◆ **THE PROBLEM**
Which lines in the records below contain the word "circuit"? Report each of them.

◆ **TASK MATERIAL**

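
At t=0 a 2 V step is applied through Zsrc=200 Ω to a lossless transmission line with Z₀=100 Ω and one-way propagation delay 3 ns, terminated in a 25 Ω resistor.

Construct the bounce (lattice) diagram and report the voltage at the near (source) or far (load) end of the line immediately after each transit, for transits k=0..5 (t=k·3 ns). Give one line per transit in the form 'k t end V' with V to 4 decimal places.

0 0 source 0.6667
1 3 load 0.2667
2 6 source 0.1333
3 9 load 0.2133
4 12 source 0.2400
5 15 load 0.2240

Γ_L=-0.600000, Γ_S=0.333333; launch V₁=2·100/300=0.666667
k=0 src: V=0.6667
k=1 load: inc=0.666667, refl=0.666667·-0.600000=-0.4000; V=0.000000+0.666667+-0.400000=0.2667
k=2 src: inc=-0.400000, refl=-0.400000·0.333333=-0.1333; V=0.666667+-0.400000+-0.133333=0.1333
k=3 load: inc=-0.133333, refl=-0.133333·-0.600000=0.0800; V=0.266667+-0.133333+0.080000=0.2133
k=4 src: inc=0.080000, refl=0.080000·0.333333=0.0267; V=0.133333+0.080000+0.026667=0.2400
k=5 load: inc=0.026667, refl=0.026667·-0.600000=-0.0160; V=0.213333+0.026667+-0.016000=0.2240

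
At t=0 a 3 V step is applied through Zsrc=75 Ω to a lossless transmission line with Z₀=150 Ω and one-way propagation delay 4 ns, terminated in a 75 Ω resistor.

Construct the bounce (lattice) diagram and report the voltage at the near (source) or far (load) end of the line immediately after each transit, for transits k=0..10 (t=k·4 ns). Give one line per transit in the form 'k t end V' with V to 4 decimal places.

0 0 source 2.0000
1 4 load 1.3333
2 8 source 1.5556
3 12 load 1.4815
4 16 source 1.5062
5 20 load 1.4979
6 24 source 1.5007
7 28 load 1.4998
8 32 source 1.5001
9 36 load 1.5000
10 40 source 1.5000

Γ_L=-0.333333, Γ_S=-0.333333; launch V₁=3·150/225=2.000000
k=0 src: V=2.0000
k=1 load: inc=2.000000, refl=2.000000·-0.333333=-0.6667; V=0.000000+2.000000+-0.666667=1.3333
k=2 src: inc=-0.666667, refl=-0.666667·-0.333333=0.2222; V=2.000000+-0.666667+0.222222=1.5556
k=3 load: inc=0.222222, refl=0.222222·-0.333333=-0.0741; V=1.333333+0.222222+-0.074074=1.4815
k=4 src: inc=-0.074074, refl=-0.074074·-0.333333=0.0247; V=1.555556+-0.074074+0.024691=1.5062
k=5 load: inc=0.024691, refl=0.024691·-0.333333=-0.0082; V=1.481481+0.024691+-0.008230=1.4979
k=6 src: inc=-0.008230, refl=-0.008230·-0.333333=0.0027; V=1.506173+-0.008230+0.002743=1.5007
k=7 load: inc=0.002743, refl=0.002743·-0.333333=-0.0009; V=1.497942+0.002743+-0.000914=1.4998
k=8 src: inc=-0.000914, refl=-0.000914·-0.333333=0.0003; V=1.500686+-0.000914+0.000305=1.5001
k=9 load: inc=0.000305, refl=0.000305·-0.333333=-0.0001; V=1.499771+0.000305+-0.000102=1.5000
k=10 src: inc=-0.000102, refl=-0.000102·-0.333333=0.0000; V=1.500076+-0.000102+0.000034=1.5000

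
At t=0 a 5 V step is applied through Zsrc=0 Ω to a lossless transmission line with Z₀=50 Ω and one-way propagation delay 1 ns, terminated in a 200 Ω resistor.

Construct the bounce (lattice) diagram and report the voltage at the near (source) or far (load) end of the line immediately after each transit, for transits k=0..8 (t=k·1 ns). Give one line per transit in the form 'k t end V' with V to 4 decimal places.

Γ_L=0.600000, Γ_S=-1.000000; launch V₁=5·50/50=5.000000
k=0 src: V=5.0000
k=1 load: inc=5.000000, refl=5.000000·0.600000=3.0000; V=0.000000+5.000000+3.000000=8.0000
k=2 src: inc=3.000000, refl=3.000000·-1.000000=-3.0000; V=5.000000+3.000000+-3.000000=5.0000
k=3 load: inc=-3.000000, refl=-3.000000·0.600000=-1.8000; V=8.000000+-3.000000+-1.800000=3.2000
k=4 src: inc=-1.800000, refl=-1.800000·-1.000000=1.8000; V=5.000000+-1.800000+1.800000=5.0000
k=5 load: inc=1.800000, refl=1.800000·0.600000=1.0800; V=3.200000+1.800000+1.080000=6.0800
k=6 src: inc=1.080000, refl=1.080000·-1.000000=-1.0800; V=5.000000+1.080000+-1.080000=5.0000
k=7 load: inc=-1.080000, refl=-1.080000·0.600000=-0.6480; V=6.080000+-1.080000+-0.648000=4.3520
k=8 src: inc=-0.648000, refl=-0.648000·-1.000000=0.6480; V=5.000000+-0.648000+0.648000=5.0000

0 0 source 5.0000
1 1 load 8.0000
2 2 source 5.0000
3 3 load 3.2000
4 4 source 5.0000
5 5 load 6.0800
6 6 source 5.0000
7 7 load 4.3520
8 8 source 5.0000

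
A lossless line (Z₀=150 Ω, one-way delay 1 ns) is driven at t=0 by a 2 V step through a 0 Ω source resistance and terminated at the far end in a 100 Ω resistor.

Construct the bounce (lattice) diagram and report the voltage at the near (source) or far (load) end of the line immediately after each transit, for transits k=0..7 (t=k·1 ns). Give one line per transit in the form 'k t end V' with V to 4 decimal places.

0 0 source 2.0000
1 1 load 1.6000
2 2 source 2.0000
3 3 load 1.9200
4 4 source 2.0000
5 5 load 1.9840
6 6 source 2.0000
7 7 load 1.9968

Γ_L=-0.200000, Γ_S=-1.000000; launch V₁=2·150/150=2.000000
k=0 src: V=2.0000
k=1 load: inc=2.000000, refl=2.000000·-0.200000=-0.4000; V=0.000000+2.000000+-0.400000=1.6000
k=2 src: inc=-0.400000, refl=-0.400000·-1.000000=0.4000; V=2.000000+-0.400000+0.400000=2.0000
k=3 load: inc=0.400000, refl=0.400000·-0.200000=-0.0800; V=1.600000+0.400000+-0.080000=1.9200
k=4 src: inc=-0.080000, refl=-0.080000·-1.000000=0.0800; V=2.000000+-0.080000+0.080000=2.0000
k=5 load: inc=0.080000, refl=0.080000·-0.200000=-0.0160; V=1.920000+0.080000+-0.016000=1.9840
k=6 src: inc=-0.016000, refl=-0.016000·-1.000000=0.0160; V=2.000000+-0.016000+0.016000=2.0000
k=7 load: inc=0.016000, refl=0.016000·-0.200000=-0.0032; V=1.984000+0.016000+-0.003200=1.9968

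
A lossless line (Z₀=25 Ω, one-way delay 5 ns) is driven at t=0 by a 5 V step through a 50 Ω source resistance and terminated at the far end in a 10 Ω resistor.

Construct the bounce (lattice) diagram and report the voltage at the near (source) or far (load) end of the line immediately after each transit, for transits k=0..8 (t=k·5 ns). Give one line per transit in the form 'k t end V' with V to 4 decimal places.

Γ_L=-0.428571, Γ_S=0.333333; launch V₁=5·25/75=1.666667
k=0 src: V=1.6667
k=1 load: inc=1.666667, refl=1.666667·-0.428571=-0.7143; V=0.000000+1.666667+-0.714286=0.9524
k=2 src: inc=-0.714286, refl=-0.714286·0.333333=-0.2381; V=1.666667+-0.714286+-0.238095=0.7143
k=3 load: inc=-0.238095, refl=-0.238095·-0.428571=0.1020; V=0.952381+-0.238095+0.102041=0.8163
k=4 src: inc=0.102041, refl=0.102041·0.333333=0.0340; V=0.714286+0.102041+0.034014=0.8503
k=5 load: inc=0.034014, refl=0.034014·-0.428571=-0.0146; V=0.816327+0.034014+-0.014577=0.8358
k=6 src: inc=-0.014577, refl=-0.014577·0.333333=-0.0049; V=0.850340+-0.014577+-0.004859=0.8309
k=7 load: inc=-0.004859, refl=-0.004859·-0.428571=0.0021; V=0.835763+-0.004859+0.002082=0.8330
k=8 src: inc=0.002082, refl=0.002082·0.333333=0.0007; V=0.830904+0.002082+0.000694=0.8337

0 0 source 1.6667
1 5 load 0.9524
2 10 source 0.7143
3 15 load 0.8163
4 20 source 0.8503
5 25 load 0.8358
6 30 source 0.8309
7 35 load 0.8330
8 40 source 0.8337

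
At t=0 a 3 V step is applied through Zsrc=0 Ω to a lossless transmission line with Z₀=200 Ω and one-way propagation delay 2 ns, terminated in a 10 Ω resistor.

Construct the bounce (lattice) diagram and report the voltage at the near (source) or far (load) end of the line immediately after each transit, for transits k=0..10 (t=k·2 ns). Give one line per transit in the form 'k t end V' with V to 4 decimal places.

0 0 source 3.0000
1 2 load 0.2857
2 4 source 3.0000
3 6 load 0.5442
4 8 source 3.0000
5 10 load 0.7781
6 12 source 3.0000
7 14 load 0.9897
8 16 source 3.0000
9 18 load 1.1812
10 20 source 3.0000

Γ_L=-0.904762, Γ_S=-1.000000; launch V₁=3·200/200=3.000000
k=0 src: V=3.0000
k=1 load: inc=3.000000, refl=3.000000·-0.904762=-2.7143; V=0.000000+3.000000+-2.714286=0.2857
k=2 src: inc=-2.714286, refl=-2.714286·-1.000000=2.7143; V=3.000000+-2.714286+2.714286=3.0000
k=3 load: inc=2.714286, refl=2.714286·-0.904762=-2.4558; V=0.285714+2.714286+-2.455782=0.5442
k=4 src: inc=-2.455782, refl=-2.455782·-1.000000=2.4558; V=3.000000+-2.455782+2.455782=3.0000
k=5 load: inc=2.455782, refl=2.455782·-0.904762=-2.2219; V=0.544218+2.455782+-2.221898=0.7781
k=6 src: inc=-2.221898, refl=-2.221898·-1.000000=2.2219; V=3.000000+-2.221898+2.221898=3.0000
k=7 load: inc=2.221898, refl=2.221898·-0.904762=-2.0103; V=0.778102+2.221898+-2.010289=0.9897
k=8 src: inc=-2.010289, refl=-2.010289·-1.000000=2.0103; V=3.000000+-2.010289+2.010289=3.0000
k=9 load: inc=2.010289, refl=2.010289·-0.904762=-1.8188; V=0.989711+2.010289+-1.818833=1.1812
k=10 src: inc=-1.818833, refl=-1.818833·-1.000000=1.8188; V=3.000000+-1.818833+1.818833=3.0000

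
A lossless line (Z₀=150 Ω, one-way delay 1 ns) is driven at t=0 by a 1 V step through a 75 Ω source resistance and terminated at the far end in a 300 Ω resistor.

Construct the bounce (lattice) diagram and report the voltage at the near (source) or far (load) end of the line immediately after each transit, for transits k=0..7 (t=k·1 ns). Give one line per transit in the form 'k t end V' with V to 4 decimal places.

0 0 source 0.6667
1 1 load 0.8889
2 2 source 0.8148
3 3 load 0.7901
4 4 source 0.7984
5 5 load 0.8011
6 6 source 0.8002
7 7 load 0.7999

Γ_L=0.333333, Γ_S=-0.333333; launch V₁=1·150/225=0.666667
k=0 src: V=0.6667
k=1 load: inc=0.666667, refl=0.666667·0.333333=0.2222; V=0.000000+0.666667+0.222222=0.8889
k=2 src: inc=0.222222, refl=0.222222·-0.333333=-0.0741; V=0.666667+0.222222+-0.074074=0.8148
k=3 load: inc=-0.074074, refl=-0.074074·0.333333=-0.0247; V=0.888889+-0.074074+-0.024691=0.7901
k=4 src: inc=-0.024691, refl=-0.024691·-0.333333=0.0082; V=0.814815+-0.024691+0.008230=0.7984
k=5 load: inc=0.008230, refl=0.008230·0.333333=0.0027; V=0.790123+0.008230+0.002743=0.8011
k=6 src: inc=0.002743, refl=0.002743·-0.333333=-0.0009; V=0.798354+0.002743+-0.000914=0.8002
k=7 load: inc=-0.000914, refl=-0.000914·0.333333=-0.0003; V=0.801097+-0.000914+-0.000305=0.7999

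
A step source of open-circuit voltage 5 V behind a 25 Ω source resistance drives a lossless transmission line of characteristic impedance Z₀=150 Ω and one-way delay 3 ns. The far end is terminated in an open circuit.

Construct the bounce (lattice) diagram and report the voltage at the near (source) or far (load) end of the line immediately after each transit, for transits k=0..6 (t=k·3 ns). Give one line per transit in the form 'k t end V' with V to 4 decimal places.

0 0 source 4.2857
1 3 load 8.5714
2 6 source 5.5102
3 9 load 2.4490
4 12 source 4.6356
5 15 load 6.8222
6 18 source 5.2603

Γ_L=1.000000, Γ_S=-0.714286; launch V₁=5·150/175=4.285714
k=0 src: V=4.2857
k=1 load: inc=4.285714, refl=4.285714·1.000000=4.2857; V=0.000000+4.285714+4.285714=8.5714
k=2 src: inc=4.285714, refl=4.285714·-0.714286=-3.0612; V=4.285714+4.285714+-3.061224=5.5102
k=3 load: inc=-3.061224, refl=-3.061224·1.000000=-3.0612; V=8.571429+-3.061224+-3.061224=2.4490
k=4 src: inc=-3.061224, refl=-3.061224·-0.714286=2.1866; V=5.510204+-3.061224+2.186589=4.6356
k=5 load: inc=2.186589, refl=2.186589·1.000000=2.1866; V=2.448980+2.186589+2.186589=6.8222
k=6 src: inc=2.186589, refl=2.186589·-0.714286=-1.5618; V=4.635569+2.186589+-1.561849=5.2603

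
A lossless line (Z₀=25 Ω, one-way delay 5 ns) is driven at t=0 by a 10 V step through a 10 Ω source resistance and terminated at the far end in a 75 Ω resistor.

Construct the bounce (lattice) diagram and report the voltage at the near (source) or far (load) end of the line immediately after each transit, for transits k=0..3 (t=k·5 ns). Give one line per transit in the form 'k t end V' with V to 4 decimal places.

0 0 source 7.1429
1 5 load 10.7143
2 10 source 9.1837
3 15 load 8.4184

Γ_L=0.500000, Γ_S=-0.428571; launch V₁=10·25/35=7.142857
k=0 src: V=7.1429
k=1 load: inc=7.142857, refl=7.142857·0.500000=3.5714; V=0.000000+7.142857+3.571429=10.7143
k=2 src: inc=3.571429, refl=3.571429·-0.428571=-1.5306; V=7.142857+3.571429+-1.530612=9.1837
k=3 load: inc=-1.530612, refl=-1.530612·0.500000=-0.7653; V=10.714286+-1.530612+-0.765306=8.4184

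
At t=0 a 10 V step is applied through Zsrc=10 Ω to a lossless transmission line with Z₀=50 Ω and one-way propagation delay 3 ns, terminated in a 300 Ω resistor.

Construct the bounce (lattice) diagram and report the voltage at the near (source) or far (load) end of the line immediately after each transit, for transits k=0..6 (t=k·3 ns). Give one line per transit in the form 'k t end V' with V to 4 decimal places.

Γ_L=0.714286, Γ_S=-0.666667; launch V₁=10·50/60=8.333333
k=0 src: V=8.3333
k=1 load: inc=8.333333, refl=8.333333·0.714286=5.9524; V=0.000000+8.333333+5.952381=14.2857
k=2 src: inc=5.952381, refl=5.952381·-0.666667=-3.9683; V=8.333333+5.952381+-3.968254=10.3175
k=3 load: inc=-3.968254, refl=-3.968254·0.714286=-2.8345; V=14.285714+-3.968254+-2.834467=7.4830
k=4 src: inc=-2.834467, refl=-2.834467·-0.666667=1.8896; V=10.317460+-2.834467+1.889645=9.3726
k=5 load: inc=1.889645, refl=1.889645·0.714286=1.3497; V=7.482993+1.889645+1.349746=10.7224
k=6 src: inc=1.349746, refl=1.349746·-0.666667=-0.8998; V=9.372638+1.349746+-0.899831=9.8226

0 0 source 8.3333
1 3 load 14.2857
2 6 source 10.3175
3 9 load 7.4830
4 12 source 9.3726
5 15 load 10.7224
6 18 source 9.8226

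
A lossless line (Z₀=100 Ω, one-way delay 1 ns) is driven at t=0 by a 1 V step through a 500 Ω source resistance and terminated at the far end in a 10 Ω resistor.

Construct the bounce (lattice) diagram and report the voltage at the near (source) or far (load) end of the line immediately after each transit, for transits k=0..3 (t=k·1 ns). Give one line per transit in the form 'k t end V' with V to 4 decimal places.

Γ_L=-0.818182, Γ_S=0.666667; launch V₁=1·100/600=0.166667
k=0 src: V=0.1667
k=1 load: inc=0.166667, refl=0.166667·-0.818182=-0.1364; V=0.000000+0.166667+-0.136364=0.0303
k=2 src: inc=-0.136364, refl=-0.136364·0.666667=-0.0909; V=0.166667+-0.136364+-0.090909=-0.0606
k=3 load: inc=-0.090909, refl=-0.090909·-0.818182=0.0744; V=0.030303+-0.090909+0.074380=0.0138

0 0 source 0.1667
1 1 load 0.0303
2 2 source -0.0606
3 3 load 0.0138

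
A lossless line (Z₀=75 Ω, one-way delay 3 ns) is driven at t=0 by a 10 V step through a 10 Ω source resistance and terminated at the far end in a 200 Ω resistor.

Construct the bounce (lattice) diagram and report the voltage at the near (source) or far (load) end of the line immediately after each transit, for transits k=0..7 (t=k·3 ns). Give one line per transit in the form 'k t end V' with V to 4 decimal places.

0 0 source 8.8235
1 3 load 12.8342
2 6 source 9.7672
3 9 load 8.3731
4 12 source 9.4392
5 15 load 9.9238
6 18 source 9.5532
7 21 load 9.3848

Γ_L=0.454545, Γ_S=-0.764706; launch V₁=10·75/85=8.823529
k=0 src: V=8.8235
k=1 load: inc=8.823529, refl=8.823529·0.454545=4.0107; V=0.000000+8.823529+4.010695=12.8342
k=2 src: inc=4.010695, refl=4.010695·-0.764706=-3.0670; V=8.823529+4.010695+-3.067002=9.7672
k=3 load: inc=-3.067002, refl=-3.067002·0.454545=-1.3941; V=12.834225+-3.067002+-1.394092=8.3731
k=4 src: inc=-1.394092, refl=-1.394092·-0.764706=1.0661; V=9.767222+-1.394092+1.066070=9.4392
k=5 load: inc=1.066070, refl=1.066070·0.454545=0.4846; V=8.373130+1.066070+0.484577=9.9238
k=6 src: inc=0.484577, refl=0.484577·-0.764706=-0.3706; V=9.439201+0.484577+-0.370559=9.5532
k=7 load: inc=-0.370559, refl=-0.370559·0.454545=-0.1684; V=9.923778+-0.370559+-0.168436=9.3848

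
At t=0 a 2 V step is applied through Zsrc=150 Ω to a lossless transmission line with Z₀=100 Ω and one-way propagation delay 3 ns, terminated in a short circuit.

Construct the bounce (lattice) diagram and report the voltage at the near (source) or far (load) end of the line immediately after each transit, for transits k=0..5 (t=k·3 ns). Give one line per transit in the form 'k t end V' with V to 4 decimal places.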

◆ **OUTPUT BELOW**
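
A step source of open-circuit voltage 5 V behind a 25 Ω source resistance drives a lossless transmission line of characteristic impedance Z₀=150 Ω and one-way delay 3 ns. The far end is terminated in an open circuit.
At t=0 a 2 V step is applied through Zsrc=150 Ω to a lossless transmission line with Z₀=100 Ω and one-way propagation delay 3 ns, terminated in a short circuit.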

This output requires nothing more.